• [Your instructions] Print every line below. Match each one exactly.

Data records
+++

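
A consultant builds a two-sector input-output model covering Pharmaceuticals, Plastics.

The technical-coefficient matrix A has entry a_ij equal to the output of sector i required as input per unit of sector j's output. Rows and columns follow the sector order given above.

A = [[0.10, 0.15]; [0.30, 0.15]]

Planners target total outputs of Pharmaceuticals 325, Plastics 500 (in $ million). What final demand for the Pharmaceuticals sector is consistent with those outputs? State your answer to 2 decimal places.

d_1 = 217.50

I − A =
  [   0.90    -0.15]
  [  -0.30     0.85]
d = (I − A) x:
  d_1 = (+0.90)·325 + (-0.15)·500 = 217.50
  d_2 = (-0.30)·325 + (+0.85)·500 = 327.50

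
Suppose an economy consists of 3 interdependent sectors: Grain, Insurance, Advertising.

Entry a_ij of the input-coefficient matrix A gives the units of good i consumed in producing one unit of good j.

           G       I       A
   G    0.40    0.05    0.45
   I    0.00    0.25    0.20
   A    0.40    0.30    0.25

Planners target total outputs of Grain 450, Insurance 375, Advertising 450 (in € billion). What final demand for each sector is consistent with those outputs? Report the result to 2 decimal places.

d_G = 48.75, d_I = 191.25, d_A = 45.00

I − A =
  [   0.60    -0.05    -0.45]
  [   0.00     0.75    -0.20]
  [  -0.40    -0.30     0.75]
d = (I − A) x:
  d_G = (+0.60)·450 + (-0.05)·375 + (-0.45)·450 = 48.75
  d_I = (+0.00)·450 + (+0.75)·375 + (-0.20)·450 = 191.25
  d_A = (-0.40)·450 + (-0.30)·375 + (+0.75)·450 = 45.00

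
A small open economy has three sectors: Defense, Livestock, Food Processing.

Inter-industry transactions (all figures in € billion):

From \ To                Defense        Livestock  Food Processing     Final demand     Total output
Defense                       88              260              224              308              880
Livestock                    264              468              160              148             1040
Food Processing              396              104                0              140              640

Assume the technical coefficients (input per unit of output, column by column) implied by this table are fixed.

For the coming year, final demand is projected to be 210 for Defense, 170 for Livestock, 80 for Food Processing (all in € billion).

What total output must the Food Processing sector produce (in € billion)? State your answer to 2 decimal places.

x_3 = 463.91

Technical coefficients a_ij = z_ij / X_j:
  a_11 = 88/880 = 0.10, a_21 = 264/880 = 0.30, a_31 = 396/880 = 0.45
  a_12 = 260/1040 = 0.25, a_22 = 468/1040 = 0.45, a_32 = 104/1040 = 0.10
  a_13 = 224/640 = 0.35, a_23 = 160/640 = 0.25, a_33 = 0/640 = 0.00
I − A =
  [   0.90    -0.25    -0.35]
  [  -0.30     0.55    -0.25]
  [  -0.45    -0.10     1.00]
Cofactors of I−A, C_ij = (−1)^(i+j)·(minor ij) (rows/columns in the sector order above):
  C_11 = (0.55)(1.00) − (-0.25)(-0.10) = 0.5250
  C_12 = −[(-0.30)(1.00) − (-0.25)(-0.45)] = 0.4125
  C_13 = (-0.30)(-0.10) − (0.55)(-0.45) = 0.2775
  C_21 = −[(-0.25)(1.00) − (-0.35)(-0.10)] = 0.2850
  C_22 = (0.90)(1.00) − (-0.35)(-0.45) = 0.7425
  C_23 = −[(0.90)(-0.10) − (-0.25)(-0.45)] = 0.2025
  C_31 = (-0.25)(-0.25) − (-0.35)(0.55) = 0.2550
  C_32 = −[(0.90)(-0.25) − (-0.35)(-0.30)] = 0.3300
  C_33 = (0.90)(0.55) − (-0.25)(-0.30) = 0.4200
det(I−A) = Σ_j (I−A)_1j·C_1j = (0.90)(0.5250) + (-0.25)(0.4125) + (-0.35)(0.2775) = 0.27225
adj(I−A) = Cᵀ =
  [ 0.5250   0.2850   0.2550]
  [ 0.4125   0.7425   0.3300]
  [ 0.2775   0.2025   0.4200]
(I − A)⁻¹ = adj(I−A) / det(I−A) ≈
  [   1.9284     1.0468     0.9366]
  [   1.5152     2.7273     1.2121]
  [   1.0193     0.7438     1.5427]
x = (I − A)⁻¹ d = adj(I−A)·d / det(I−A), with det(I−A) = 0.27225:
  x_1 = (0.5250·210 + 0.2850·170 + 0.2550·80) / 0.27225 = 179.10 / 0.27225 ≈ 657.85
  x_2 = (0.4125·210 + 0.7425·170 + 0.3300·80) / 0.27225 = 239.25 / 0.27225 ≈ 878.79
  x_3 = (0.2775·210 + 0.2025·170 + 0.4200·80) / 0.27225 = 126.30 / 0.27225 ≈ 463.91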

+++

• [Answer]
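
A consultant builds a two-sector input-output model covering Pharmaceuticals, Plastics.

The technical-coefficient matrix A has entry a_ij equal to the output of sector i required as input per unit of sector j's output. Rows and columns follow the sector order given above.

A = [[0.10, 0.15]; [0.30, 0.15]]

Planners target total outputs of Pharmaceuticals 325, Plastics 500 (in $ million). What final demand for the Pharmaceuticals sector is consistent with those outputs? State your answer to 2 decimal places.

d_1 = 217.50

I − A =
  [   0.90    -0.15]
  [  -0.30     0.85]
d = (I − A) x:
  d_1 = (+0.90)·325 + (-0.15)·500 = 217.50
  d_2 = (-0.30)·325 + (+0.85)·500 = 327.50

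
Suppose an economy consists of 3 interdependent sectors: Grain, Insurance, Advertising.

Entry a_ij of the input-coefficient matrix A gives the units of good i consumed in producing one unit of good j.

           G       I       A
   G    0.40    0.05    0.45
   I    0.00    0.25    0.20
   A    0.40    0.30    0.25

Planners target total outputs of Grain 450, Insurance 375, Advertising 450 (in € billion). What final demand for each sector is consistent with those outputs? Report the result to 2 decimal places.

d_G = 48.75, d_I = 191.25, d_A = 45.00

I − A =
  [   0.60    -0.05    -0.45]
  [   0.00     0.75    -0.20]
  [  -0.40    -0.30     0.75]
d = (I − A) x:
  d_G = (+0.60)·450 + (-0.05)·375 + (-0.45)·450 = 48.75
  d_I = (+0.00)·450 + (+0.75)·375 + (-0.20)·450 = 191.25
  d_A = (-0.40)·450 + (-0.30)·375 + (+0.75)·450 = 45.00

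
A small open economy has three sectors: Defense, Livestock, Food Processing.

Inter-industry transactions (all figures in € billion):

From \ To                Defense        Livestock  Food Processing     Final demand     Total output
Defense                       88              260              224              308              880
Livestock                    264              468              160              148             1040
Food Processing              396              104                0              140              640

Assume the technical coefficients (input per unit of output, column by column) implied by this table are fixed.

For the coming year, final demand is projected to be 210 for Defense, 170 for Livestock, 80 for Food Processing (all in € billion).

What total output must the Food Processing sector produce (in € billion)? State your answer to 2 decimal places.

x_3 = 463.91

Technical coefficients a_ij = z_ij / X_j:
  a_11 = 88/880 = 0.10, a_21 = 264/880 = 0.30, a_31 = 396/880 = 0.45
  a_12 = 260/1040 = 0.25, a_22 = 468/1040 = 0.45, a_32 = 104/1040 = 0.10
  a_13 = 224/640 = 0.35, a_23 = 160/640 = 0.25, a_33 = 0/640 = 0.00
I − A =
  [   0.90    -0.25    -0.35]
  [  -0.30     0.55    -0.25]
  [  -0.45    -0.10     1.00]
Cofactors of I−A, C_ij = (−1)^(i+j)·(minor ij) (rows/columns in the sector order above):
  C_11 = (0.55)(1.00) − (-0.25)(-0.10) = 0.5250
  C_12 = −[(-0.30)(1.00) − (-0.25)(-0.45)] = 0.4125
  C_13 = (-0.30)(-0.10) − (0.55)(-0.45) = 0.2775
  C_21 = −[(-0.25)(1.00) − (-0.35)(-0.10)] = 0.2850
  C_22 = (0.90)(1.00) − (-0.35)(-0.45) = 0.7425
  C_23 = −[(0.90)(-0.10) − (-0.25)(-0.45)] = 0.2025
  C_31 = (-0.25)(-0.25) − (-0.35)(0.55) = 0.2550
  C_32 = −[(0.90)(-0.25) − (-0.35)(-0.30)] = 0.3300
  C_33 = (0.90)(0.55) − (-0.25)(-0.30) = 0.4200
det(I−A) = Σ_j (I−A)_1j·C_1j = (0.90)(0.5250) + (-0.25)(0.4125) + (-0.35)(0.2775) = 0.27225
adj(I−A) = Cᵀ =
  [ 0.5250   0.2850   0.2550]
  [ 0.4125   0.7425   0.3300]
  [ 0.2775   0.2025   0.4200]
(I − A)⁻¹ = adj(I−A) / det(I−A) ≈
  [   1.9284     1.0468     0.9366]
  [   1.5152     2.7273     1.2121]
  [   1.0193     0.7438     1.5427]
x = (I − A)⁻¹ d = adj(I−A)·d / det(I−A), with det(I−A) = 0.27225:
  x_1 = (0.5250·210 + 0.2850·170 + 0.2550·80) / 0.27225 = 179.10 / 0.27225 ≈ 657.85
  x_2 = (0.4125·210 + 0.7425·170 + 0.3300·80) / 0.27225 = 239.25 / 0.27225 ≈ 878.79
  x_3 = (0.2775·210 + 0.2025·170 + 0.4200·80) / 0.27225 = 126.30 / 0.27225 ≈ 463.91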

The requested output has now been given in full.